#### Supplied material ####
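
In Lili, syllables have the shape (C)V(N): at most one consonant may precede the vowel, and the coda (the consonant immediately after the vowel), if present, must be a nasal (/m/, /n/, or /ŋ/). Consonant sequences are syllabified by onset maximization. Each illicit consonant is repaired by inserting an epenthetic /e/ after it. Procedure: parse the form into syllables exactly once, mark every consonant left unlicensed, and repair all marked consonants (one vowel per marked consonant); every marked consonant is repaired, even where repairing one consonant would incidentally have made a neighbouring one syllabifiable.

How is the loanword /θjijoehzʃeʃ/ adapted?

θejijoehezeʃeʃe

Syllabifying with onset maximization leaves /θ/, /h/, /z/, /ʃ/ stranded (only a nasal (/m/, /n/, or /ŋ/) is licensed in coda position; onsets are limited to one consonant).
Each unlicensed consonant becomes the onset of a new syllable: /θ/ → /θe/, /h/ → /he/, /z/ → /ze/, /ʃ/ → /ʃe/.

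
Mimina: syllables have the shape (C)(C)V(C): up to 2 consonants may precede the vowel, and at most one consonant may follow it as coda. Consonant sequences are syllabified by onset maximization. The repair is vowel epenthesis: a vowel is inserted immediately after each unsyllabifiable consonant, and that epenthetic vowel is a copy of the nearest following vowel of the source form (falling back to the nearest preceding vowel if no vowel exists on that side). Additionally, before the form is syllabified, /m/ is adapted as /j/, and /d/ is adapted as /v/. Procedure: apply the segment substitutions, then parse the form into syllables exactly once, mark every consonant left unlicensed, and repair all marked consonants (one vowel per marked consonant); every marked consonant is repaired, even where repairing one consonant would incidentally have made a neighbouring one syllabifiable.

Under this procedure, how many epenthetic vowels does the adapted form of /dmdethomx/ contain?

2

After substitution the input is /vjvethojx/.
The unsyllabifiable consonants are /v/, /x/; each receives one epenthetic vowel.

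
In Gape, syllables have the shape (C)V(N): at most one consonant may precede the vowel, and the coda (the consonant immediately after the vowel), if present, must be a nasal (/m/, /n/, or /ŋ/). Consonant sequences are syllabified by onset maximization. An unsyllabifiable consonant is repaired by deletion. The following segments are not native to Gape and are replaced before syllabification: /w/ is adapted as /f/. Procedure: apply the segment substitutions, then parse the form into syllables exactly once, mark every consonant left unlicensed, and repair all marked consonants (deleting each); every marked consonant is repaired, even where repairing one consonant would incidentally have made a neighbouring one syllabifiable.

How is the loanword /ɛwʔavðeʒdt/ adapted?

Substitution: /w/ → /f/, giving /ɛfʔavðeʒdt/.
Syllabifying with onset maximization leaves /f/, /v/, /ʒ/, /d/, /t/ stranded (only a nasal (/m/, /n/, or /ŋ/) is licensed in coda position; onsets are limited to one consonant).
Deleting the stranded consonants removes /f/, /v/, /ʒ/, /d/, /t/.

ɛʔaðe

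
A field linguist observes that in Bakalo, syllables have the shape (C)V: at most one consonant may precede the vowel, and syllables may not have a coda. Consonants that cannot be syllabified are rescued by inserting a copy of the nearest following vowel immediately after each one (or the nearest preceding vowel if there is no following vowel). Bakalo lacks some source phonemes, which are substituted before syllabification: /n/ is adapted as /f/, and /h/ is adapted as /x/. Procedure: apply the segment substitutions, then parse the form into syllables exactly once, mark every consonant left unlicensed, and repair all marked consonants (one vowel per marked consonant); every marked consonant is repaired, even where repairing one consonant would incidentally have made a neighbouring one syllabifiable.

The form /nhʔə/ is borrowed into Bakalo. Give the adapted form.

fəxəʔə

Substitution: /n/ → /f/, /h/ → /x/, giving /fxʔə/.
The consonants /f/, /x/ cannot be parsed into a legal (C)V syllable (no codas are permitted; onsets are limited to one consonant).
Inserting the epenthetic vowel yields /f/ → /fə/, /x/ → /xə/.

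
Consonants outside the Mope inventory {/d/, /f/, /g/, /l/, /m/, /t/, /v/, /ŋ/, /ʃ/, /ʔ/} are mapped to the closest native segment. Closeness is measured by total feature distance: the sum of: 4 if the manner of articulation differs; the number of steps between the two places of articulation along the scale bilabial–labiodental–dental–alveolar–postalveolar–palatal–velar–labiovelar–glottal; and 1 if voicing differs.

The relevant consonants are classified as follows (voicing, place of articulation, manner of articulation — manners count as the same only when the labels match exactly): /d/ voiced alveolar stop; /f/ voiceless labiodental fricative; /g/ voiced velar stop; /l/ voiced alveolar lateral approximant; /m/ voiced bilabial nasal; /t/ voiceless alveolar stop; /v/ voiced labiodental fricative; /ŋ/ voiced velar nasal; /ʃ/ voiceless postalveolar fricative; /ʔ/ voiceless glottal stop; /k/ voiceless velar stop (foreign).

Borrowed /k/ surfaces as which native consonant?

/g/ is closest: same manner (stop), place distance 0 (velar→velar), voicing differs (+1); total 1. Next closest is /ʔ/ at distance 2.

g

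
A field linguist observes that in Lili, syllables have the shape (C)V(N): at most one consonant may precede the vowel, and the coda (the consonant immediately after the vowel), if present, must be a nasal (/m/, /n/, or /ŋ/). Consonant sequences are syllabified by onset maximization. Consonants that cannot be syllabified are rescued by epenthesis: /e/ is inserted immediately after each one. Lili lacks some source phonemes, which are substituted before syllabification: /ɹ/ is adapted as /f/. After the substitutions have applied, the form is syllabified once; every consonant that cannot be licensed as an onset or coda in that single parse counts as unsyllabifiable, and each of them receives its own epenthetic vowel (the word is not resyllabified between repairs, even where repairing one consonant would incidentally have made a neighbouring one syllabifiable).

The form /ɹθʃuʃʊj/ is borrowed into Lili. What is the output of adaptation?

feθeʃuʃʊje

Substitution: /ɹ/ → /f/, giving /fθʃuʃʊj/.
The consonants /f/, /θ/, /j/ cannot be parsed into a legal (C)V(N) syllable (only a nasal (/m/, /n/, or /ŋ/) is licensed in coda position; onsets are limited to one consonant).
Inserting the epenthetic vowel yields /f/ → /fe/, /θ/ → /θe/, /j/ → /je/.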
####
▶ [Your objective]: Every entry should be duplicated exactly as written.

▶ [Answer to this exercise]:
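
In Lili, syllables have the shape (C)V(N): at most one consonant may precede the vowel, and the coda (the consonant immediately after the vowel), if present, must be a nasal (/m/, /n/, or /ŋ/). Consonant sequences are syllabified by onset maximization. Each illicit consonant is repaired by inserting an epenthetic /e/ after it. Procedure: parse the form into syllables exactly once, mark every consonant left unlicensed, and repair all marked consonants (one vowel per marked consonant); every marked consonant is repaired, even where repairing one consonant would incidentally have made a neighbouring one syllabifiable.

How is the loanword /θjijoehzʃeʃ/ adapted?

θejijoehezeʃeʃe

Syllabifying with onset maximization leaves /θ/, /h/, /z/, /ʃ/ stranded (only a nasal (/m/, /n/, or /ŋ/) is licensed in coda position; onsets are limited to one consonant).
Each unlicensed consonant becomes the onset of a new syllable: /θ/ → /θe/, /h/ → /he/, /z/ → /ze/, /ʃ/ → /ʃe/.

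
Mimina: syllables have the shape (C)(C)V(C): up to 2 consonants may precede the vowel, and at most one consonant may follow it as coda. Consonant sequences are syllabified by onset maximization. The repair is vowel epenthesis: a vowel is inserted immediately after each unsyllabifiable consonant, and that epenthetic vowel is a copy of the nearest following vowel of the source form (falling back to the nearest preceding vowel if no vowel exists on that side). Additionally, before the form is syllabified, /m/ is adapted as /j/, and /d/ is adapted as /v/. Procedure: apply the segment substitutions, then parse the form into syllables exactly once, mark every consonant left unlicensed, and repair all marked consonants (one vowel per marked consonant); every marked consonant is repaired, even where repairing one consonant would incidentally have made a neighbouring one syllabifiable.

Under this procedure, how many epenthetic vowels does the adapted form of /dmdethomx/ contain?

2

After substitution the input is /vjvethojx/.
The unsyllabifiable consonants are /v/, /x/; each receives one epenthetic vowel.

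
In Gape, syllables have the shape (C)V(N): at most one consonant may precede the vowel, and the coda (the consonant immediately after the vowel), if present, must be a nasal (/m/, /n/, or /ŋ/). Consonant sequences are syllabified by onset maximization. An unsyllabifiable consonant is repaired by deletion. The following segments are not native to Gape and are replaced before syllabification: /w/ is adapted as /f/. Procedure: apply the segment substitutions, then parse the form into syllables exactly once, mark every consonant left unlicensed, and repair all marked consonants (deleting each); every marked consonant is repaired, even where repairing one consonant would incidentally have made a neighbouring one syllabifiable.

How is the loanword /ɛwʔavðeʒdt/ adapted?

Substitution: /w/ → /f/, giving /ɛfʔavðeʒdt/.
Syllabifying with onset maximization leaves /f/, /v/, /ʒ/, /d/, /t/ stranded (only a nasal (/m/, /n/, or /ŋ/) is licensed in coda position; onsets are limited to one consonant).
Deleting the stranded consonants removes /f/, /v/, /ʒ/, /d/, /t/.

ɛʔaðe

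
A field linguist observes that in Bakalo, syllables have the shape (C)V: at most one consonant may precede the vowel, and syllables may not have a coda. Consonants that cannot be syllabified are rescued by inserting a copy of the nearest following vowel immediately after each one (or the nearest preceding vowel if there is no following vowel). Bakalo lacks some source phonemes, which are substituted before syllabification: /n/ is adapted as /f/, and /h/ is adapted as /x/. Procedure: apply the segment substitutions, then parse the form into syllables exactly once, mark every consonant left unlicensed, and repair all marked consonants (one vowel per marked consonant); every marked consonant is repaired, even where repairing one consonant would incidentally have made a neighbouring one syllabifiable.

The form /nhʔə/ is borrowed into Bakalo. Give the adapted form.

fəxəʔə

Substitution: /n/ → /f/, /h/ → /x/, giving /fxʔə/.
The consonants /f/, /x/ cannot be parsed into a legal (C)V syllable (no codas are permitted; onsets are limited to one consonant).
Inserting the epenthetic vowel yields /f/ → /fə/, /x/ → /xə/.

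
Consonants outside the Mope inventory {/d/, /f/, /g/, /l/, /m/, /t/, /v/, /ŋ/, /ʃ/, /ʔ/} are mapped to the closest native segment. Closeness is measured by total feature distance: the sum of: 4 if the manner of articulation differs; the number of steps between the two places of articulation along the scale bilabial–labiodental–dental–alveolar–postalveolar–palatal–velar–labiovelar–glottal; and 1 if voicing differs.

The relevant consonants are classified as follows (voicing, place of articulation, manner of articulation — manners count as the same only when the labels match exactly): /d/ voiced alveolar stop; /f/ voiceless labiodental fricative; /g/ voiced velar stop; /l/ voiced alveolar lateral approximant; /m/ voiced bilabial nasal; /t/ voiceless alveolar stop; /v/ voiced labiodental fricative; /ŋ/ voiced velar nasal; /ʃ/ voiceless postalveolar fricative; /ʔ/ voiceless glottal stop; /k/ voiceless velar stop (foreign).

Borrowed /k/ surfaces as which native consonant?

/g/ is closest: same manner (stop), place distance 0 (velar→velar), voicing differs (+1); total 1. Next closest is /ʔ/ at distance 2.

g

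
A field linguist observes that in Lili, syllables have the shape (C)V(N): at most one consonant may precede the vowel, and the coda (the consonant immediately after the vowel), if present, must be a nasal (/m/, /n/, or /ŋ/). Consonant sequences are syllabified by onset maximization. Consonants that cannot be syllabified are rescued by epenthesis: /e/ is inserted immediately after each one. Lili lacks some source phonemes, which are substituted before syllabification: /ɹ/ is adapted as /f/. After the substitutions have applied, the form is syllabified once; every consonant that cannot be licensed as an onset or coda in that single parse counts as unsyllabifiable, and each of them receives its own epenthetic vowel (the word is not resyllabified between repairs, even where repairing one consonant would incidentally have made a neighbouring one syllabifiable).

The form /ɹθʃuʃʊj/ is borrowed into Lili. What is the output of adaptation?

feθeʃuʃʊje

Substitution: /ɹ/ → /f/, giving /fθʃuʃʊj/.
The consonants /f/, /θ/, /j/ cannot be parsed into a legal (C)V(N) syllable (only a nasal (/m/, /n/, or /ŋ/) is licensed in coda position; onsets are limited to one consonant).
Inserting the epenthetic vowel yields /f/ → /fe/, /θ/ → /θe/, /j/ → /je/.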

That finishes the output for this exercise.